*Assignment*
Please print each record below exactly as it is written.

*Extracted information*
━━━━━━━━━━━━━━━━
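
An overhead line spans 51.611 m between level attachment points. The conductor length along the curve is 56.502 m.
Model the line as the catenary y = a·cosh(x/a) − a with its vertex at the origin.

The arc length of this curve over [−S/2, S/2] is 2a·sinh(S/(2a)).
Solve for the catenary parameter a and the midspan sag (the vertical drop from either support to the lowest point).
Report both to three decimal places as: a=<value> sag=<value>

seed: a₀ = √(S³/(24(L−S))) = √(51.611³/(24·4.891)) = 34.222281
iter 1: u=0.754056  f(a)=+1.409e-01  f'(a)=-3.024e-01  a ← 34.222281 − (+1.409e-01/-3.024e-01) = 34.688345
iter 2: u=0.743924  f(a)=+2.931e-03  f'(a)=-2.900e-01  a ← 34.688345 − (+2.931e-03/-2.900e-01) = 34.698453
iter 3: u=0.743708  f(a)=+1.327e-06  f'(a)=-2.897e-01  a ← 34.698453 − (+1.327e-06/-2.897e-01) = 34.698458
iter 4: u=0.743707  f(a)=+2.629e-13  f'(a)=-2.897e-01  a ← 34.698458 − (+2.629e-13/-2.897e-01) = 34.698458
converged: |Δa| < 1e-12 after 4 iterations
sag = a·(cosh(S/(2a)) − 1) = 34.698458·(cosh(0.743707) − 1) = 10.046396
T_max/T_min = cosh(S/(2a)) = 1.289534

a=34.698 sag=10.046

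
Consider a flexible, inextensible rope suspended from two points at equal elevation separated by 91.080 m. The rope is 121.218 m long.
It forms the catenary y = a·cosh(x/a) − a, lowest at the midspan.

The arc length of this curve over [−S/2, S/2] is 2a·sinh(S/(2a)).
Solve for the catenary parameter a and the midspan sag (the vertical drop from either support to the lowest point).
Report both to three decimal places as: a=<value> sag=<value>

a=33.816 sag=35.589

seed: a₀ = √(S³/(24(L−S))) = √(91.080³/(24·30.138)) = 32.320026
iter 1: u=1.409034  f(a)=+3.137e+00  f'(a)=-2.262e+00  a ← 32.320026 − (+3.137e+00/-2.262e+00) = 33.706625
iter 2: u=1.351070  f(a)=+2.132e-01  f'(a)=-1.965e+00  a ← 33.706625 − (+2.132e-01/-1.965e+00) = 33.815142
iter 3: u=1.346734  f(a)=+1.143e-03  f'(a)=-1.943e+00  a ← 33.815142 − (+1.143e-03/-1.943e+00) = 33.815730
iter 4: u=1.346711  f(a)=+3.326e-08  f'(a)=-1.943e+00  a ← 33.815730 − (+3.326e-08/-1.943e+00) = 33.815730
iter 5: u=1.346711  f(a)=+1.421e-14  f'(a)=-1.943e+00  a ← 33.815730 − (+1.421e-14/-1.943e+00) = 33.815730
converged: |Δa| < 1e-12 after 5 iterations
sag = a·(cosh(S/(2a)) − 1) = 33.815730·(cosh(1.346711) − 1) = 35.588553
T_max/T_min = cosh(S/(2a)) = 2.052426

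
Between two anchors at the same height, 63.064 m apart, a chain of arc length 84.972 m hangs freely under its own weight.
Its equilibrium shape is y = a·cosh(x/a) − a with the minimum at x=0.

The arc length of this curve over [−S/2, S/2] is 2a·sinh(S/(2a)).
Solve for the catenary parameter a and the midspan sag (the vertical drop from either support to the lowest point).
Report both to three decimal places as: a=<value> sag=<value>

seed: a₀ = √(S³/(24(L−S))) = √(63.064³/(24·21.908)) = 21.840636
iter 1: u=1.443731  f(a)=+2.400e+00  f'(a)=-2.457e+00  a ← 21.840636 − (+2.400e+00/-2.457e+00) = 22.817505
iter 2: u=1.381921  f(a)=+1.704e-01  f'(a)=-2.119e+00  a ← 22.817505 − (+1.704e-01/-2.119e+00) = 22.897917
iter 3: u=1.377068  f(a)=+1.004e-03  f'(a)=-2.094e+00  a ← 22.897917 − (+1.004e-03/-2.094e+00) = 22.898397
iter 4: u=1.377040  f(a)=+3.534e-08  f'(a)=-2.094e+00  a ← 22.898397 − (+3.534e-08/-2.094e+00) = 22.898397
iter 5: u=1.377040  f(a)=+0.000e+00  f'(a)=-2.094e+00  a ← 22.898397 − (+0.000e+00/-2.094e+00) = 22.898397
converged: |Δa| < 1e-12 after 5 iterations
sag = a·(cosh(S/(2a)) − 1) = 22.898397·(cosh(1.377040) − 1) = 25.365428
T_max/T_min = cosh(S/(2a)) = 2.107738

a=22.898 sag=25.365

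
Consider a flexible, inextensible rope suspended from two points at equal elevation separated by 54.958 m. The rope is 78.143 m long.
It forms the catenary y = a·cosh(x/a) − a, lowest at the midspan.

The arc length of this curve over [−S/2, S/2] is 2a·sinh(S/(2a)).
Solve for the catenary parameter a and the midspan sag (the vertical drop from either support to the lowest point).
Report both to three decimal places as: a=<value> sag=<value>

seed: a₀ = √(S³/(24(L−S))) = √(54.958³/(24·23.185)) = 17.271784
iter 1: u=1.590976  f(a)=+3.118e+00  f'(a)=-3.429e+00  a ← 17.271784 − (+3.118e+00/-3.429e+00) = 18.181027
iter 2: u=1.511411  f(a)=+2.631e-01  f'(a)=-2.872e+00  a ← 18.181027 − (+2.631e-01/-2.872e+00) = 18.272625
iter 3: u=1.503834  f(a)=+2.255e-03  f'(a)=-2.823e+00  a ← 18.272625 − (+2.255e-03/-2.823e+00) = 18.273423
iter 4: u=1.503769  f(a)=+1.689e-07  f'(a)=-2.823e+00  a ← 18.273423 − (+1.689e-07/-2.823e+00) = 18.273424
iter 5: u=1.503769  f(a)=-1.421e-14  f'(a)=-2.823e+00  a ← 18.273424 − (-1.421e-14/-2.823e+00) = 18.273424
converged: |Δa| < 1e-12 after 5 iterations
sag = a·(cosh(S/(2a)) − 1) = 18.273424·(cosh(1.503769) − 1) = 24.860092
T_max/T_min = cosh(S/(2a)) = 2.360451

a=18.273 sag=24.860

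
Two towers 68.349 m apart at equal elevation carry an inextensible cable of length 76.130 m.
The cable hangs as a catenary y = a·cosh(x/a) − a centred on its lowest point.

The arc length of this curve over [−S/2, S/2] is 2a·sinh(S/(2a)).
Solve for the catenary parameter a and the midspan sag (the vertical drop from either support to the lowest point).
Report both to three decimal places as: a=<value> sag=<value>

seed: a₀ = √(S³/(24(L−S))) = √(68.349³/(24·7.781)) = 41.349943
iter 1: u=0.826470  f(a)=+2.701e-01  f'(a)=-4.027e-01  a ← 41.349943 − (+2.701e-01/-4.027e-01) = 42.020694
iter 2: u=0.813278  f(a)=+6.713e-03  f'(a)=-3.829e-01  a ← 42.020694 − (+6.713e-03/-3.829e-01) = 42.038225
iter 3: u=0.812939  f(a)=+4.380e-06  f'(a)=-3.824e-01  a ← 42.038225 − (+4.380e-06/-3.824e-01) = 42.038236
iter 4: u=0.812938  f(a)=+1.876e-12  f'(a)=-3.824e-01  a ← 42.038236 − (+1.876e-12/-3.824e-01) = 42.038236
converged: |Δa| < 1e-12 after 4 iterations
sag = a·(cosh(S/(2a)) − 1) = 42.038236·(cosh(0.812938) − 1) = 14.672940
T_max/T_min = cosh(S/(2a)) = 1.349038

a=42.038 sag=14.673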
━━━━━━━━━━━━━━━━
*Answer to this task*
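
An overhead line spans 51.611 m between level attachment points. The conductor length along the curve is 56.502 m.
Model the line as the catenary y = a·cosh(x/a) − a with its vertex at the origin.

The arc length of this curve over [−S/2, S/2] is 2a·sinh(S/(2a)).
Solve for the catenary parameter a and the midspan sag (the vertical drop from either support to the lowest point).
Report both to three decimal places as: a=<value> sag=<value>

seed: a₀ = √(S³/(24(L−S))) = √(51.611³/(24·4.891)) = 34.222281
iter 1: u=0.754056  f(a)=+1.409e-01  f'(a)=-3.024e-01  a ← 34.222281 − (+1.409e-01/-3.024e-01) = 34.688345
iter 2: u=0.743924  f(a)=+2.931e-03  f'(a)=-2.900e-01  a ← 34.688345 − (+2.931e-03/-2.900e-01) = 34.698453
iter 3: u=0.743708  f(a)=+1.327e-06  f'(a)=-2.897e-01  a ← 34.698453 − (+1.327e-06/-2.897e-01) = 34.698458
iter 4: u=0.743707  f(a)=+2.629e-13  f'(a)=-2.897e-01  a ← 34.698458 − (+2.629e-13/-2.897e-01) = 34.698458
converged: |Δa| < 1e-12 after 4 iterations
sag = a·(cosh(S/(2a)) − 1) = 34.698458·(cosh(0.743707) − 1) = 10.046396
T_max/T_min = cosh(S/(2a)) = 1.289534

a=34.698 sag=10.046

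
Consider a flexible, inextensible rope suspended from two points at equal elevation separated by 91.080 m. The rope is 121.218 m long.
It forms the catenary y = a·cosh(x/a) − a, lowest at the midspan.

The arc length of this curve over [−S/2, S/2] is 2a·sinh(S/(2a)).
Solve for the catenary parameter a and the midspan sag (the vertical drop from either support to the lowest point).
Report both to three decimal places as: a=<value> sag=<value>

a=33.816 sag=35.589

seed: a₀ = √(S³/(24(L−S))) = √(91.080³/(24·30.138)) = 32.320026
iter 1: u=1.409034  f(a)=+3.137e+00  f'(a)=-2.262e+00  a ← 32.320026 − (+3.137e+00/-2.262e+00) = 33.706625
iter 2: u=1.351070  f(a)=+2.132e-01  f'(a)=-1.965e+00  a ← 33.706625 − (+2.132e-01/-1.965e+00) = 33.815142
iter 3: u=1.346734  f(a)=+1.143e-03  f'(a)=-1.943e+00  a ← 33.815142 − (+1.143e-03/-1.943e+00) = 33.815730
iter 4: u=1.346711  f(a)=+3.326e-08  f'(a)=-1.943e+00  a ← 33.815730 − (+3.326e-08/-1.943e+00) = 33.815730
iter 5: u=1.346711  f(a)=+1.421e-14  f'(a)=-1.943e+00  a ← 33.815730 − (+1.421e-14/-1.943e+00) = 33.815730
converged: |Δa| < 1e-12 after 5 iterations
sag = a·(cosh(S/(2a)) − 1) = 33.815730·(cosh(1.346711) − 1) = 35.588553
T_max/T_min = cosh(S/(2a)) = 2.052426

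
Between two anchors at the same height, 63.064 m apart, a chain of arc length 84.972 m hangs freely under its own weight.
Its equilibrium shape is y = a·cosh(x/a) − a with the minimum at x=0.

The arc length of this curve over [−S/2, S/2] is 2a·sinh(S/(2a)).
Solve for the catenary parameter a and the midspan sag (the vertical drop from either support to the lowest point).
Report both to three decimal places as: a=<value> sag=<value>

seed: a₀ = √(S³/(24(L−S))) = √(63.064³/(24·21.908)) = 21.840636
iter 1: u=1.443731  f(a)=+2.400e+00  f'(a)=-2.457e+00  a ← 21.840636 − (+2.400e+00/-2.457e+00) = 22.817505
iter 2: u=1.381921  f(a)=+1.704e-01  f'(a)=-2.119e+00  a ← 22.817505 − (+1.704e-01/-2.119e+00) = 22.897917
iter 3: u=1.377068  f(a)=+1.004e-03  f'(a)=-2.094e+00  a ← 22.897917 − (+1.004e-03/-2.094e+00) = 22.898397
iter 4: u=1.377040  f(a)=+3.534e-08  f'(a)=-2.094e+00  a ← 22.898397 − (+3.534e-08/-2.094e+00) = 22.898397
iter 5: u=1.377040  f(a)=+0.000e+00  f'(a)=-2.094e+00  a ← 22.898397 − (+0.000e+00/-2.094e+00) = 22.898397
converged: |Δa| < 1e-12 after 5 iterations
sag = a·(cosh(S/(2a)) − 1) = 22.898397·(cosh(1.377040) − 1) = 25.365428
T_max/T_min = cosh(S/(2a)) = 2.107738

a=22.898 sag=25.365

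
Consider a flexible, inextensible rope suspended from two points at equal elevation separated by 54.958 m. The rope is 78.143 m long.
It forms the catenary y = a·cosh(x/a) − a, lowest at the midspan.

The arc length of this curve over [−S/2, S/2] is 2a·sinh(S/(2a)).
Solve for the catenary parameter a and the midspan sag (the vertical drop from either support to the lowest point).
Report both to three decimal places as: a=<value> sag=<value>

seed: a₀ = √(S³/(24(L−S))) = √(54.958³/(24·23.185)) = 17.271784
iter 1: u=1.590976  f(a)=+3.118e+00  f'(a)=-3.429e+00  a ← 17.271784 − (+3.118e+00/-3.429e+00) = 18.181027
iter 2: u=1.511411  f(a)=+2.631e-01  f'(a)=-2.872e+00  a ← 18.181027 − (+2.631e-01/-2.872e+00) = 18.272625
iter 3: u=1.503834  f(a)=+2.255e-03  f'(a)=-2.823e+00  a ← 18.272625 − (+2.255e-03/-2.823e+00) = 18.273423
iter 4: u=1.503769  f(a)=+1.689e-07  f'(a)=-2.823e+00  a ← 18.273423 − (+1.689e-07/-2.823e+00) = 18.273424
iter 5: u=1.503769  f(a)=-1.421e-14  f'(a)=-2.823e+00  a ← 18.273424 − (-1.421e-14/-2.823e+00) = 18.273424
converged: |Δa| < 1e-12 after 5 iterations
sag = a·(cosh(S/(2a)) − 1) = 18.273424·(cosh(1.503769) − 1) = 24.860092
T_max/T_min = cosh(S/(2a)) = 2.360451

a=18.273 sag=24.860

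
Two towers 68.349 m apart at equal elevation carry an inextensible cable of length 76.130 m.
The cable hangs as a catenary y = a·cosh(x/a) − a centred on its lowest point.

The arc length of this curve over [−S/2, S/2] is 2a·sinh(S/(2a)).
Solve for the catenary parameter a and the midspan sag (the vertical drop from either support to the lowest point).
Report both to three decimal places as: a=<value> sag=<value>

seed: a₀ = √(S³/(24(L−S))) = √(68.349³/(24·7.781)) = 41.349943
iter 1: u=0.826470  f(a)=+2.701e-01  f'(a)=-4.027e-01  a ← 41.349943 − (+2.701e-01/-4.027e-01) = 42.020694
iter 2: u=0.813278  f(a)=+6.713e-03  f'(a)=-3.829e-01  a ← 42.020694 − (+6.713e-03/-3.829e-01) = 42.038225
iter 3: u=0.812939  f(a)=+4.380e-06  f'(a)=-3.824e-01  a ← 42.038225 − (+4.380e-06/-3.824e-01) = 42.038236
iter 4: u=0.812938  f(a)=+1.876e-12  f'(a)=-3.824e-01  a ← 42.038236 − (+1.876e-12/-3.824e-01) = 42.038236
converged: |Δa| < 1e-12 after 4 iterations
sag = a·(cosh(S/(2a)) − 1) = 42.038236·(cosh(0.812938) − 1) = 14.672940
T_max/T_min = cosh(S/(2a)) = 1.349038

a=42.038 sag=14.673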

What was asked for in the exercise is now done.